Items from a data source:
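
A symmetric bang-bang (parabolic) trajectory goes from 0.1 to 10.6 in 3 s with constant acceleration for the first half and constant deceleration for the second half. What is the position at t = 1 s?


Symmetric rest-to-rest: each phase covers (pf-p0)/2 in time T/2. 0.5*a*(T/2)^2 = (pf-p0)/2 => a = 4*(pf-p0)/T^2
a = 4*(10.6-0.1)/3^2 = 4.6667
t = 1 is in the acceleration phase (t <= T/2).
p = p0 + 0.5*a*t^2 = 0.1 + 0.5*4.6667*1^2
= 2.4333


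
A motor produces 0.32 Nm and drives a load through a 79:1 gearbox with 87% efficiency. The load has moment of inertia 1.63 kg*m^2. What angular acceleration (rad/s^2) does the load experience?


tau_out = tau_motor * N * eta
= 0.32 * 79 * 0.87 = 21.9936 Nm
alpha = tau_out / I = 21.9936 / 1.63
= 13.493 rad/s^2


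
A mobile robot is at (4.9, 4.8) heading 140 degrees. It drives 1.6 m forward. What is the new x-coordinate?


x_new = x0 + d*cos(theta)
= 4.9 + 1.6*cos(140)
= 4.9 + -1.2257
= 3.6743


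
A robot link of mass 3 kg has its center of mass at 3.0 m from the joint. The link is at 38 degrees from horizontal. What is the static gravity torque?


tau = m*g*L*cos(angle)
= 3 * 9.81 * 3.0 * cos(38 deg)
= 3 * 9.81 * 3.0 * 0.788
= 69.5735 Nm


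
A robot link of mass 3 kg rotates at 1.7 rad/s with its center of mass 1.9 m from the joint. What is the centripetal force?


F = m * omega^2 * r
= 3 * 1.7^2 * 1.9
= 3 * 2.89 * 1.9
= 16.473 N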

• WHAT YOU NEED TO DO:
Please write out the lines that run from the one with "A motor produces" to the end of the records, both included, exactly as they appear.

• SOLUTION FOR THIS EXERCISE:
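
A motor produces 0.32 Nm and drives a load through a 79:1 gearbox with 87% efficiency. The load has moment of inertia 1.63 kg*m^2. What angular acceleration (rad/s^2) does the load experience?


tau_out = tau_motor * N * eta
= 0.32 * 79 * 0.87 = 21.9936 Nm
alpha = tau_out / I = 21.9936 / 1.63
= 13.493 rad/s^2


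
A mobile robot is at (4.9, 4.8) heading 140 degrees. It drives 1.6 m forward. What is the new x-coordinate?


x_new = x0 + d*cos(theta)
= 4.9 + 1.6*cos(140)
= 4.9 + -1.2257
= 3.6743


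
A robot link of mass 3 kg has its center of mass at 3.0 m from the joint. The link is at 38 degrees from horizontal. What is the static gravity torque?


tau = m*g*L*cos(angle)
= 3 * 9.81 * 3.0 * cos(38 deg)
= 3 * 9.81 * 3.0 * 0.788
= 69.5735 Nm


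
A robot link of mass 3 kg rotates at 1.7 rad/s with its center of mass 1.9 m from the joint. What is the centripetal force?


F = m * omega^2 * r
= 3 * 1.7^2 * 1.9
= 3 * 2.89 * 1.9
= 16.473 N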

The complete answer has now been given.